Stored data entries

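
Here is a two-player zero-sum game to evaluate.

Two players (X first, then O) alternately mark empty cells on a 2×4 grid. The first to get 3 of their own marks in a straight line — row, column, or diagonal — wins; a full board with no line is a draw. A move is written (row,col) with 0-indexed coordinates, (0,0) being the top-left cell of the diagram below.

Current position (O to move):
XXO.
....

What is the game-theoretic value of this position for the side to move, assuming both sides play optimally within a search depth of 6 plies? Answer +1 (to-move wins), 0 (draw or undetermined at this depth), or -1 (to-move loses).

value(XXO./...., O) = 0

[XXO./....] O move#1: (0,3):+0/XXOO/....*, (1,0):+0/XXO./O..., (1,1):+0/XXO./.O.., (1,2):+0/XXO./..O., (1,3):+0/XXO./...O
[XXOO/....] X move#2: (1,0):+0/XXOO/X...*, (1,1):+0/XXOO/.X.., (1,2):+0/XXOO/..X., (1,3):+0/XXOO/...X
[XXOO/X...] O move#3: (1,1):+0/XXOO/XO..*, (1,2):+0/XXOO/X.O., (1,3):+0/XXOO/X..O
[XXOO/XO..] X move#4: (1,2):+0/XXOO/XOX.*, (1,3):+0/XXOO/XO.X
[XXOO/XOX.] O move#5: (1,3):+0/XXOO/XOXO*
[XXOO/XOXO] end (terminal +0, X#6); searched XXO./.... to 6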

* * *

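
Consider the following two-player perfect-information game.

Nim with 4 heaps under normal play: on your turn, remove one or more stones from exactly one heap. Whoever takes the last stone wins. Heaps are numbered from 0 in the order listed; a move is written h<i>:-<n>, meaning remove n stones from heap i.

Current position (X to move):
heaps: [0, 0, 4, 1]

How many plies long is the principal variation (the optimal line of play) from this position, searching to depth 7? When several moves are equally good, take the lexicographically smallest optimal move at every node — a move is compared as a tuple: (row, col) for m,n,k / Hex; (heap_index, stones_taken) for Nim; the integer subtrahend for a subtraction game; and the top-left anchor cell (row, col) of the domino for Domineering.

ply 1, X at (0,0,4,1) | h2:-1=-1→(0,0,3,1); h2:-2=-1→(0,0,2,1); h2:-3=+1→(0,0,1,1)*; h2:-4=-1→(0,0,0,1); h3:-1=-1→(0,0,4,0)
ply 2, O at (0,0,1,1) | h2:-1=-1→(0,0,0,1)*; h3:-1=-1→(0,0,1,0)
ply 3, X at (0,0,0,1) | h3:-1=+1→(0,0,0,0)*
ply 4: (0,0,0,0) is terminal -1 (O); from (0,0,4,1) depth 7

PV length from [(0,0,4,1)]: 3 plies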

◆ WHAT YOU ARE ASKED TO DO ◆
Only a number is wanted. How many lines of the entries above carry "Current"?

◆ REPLY ◆
2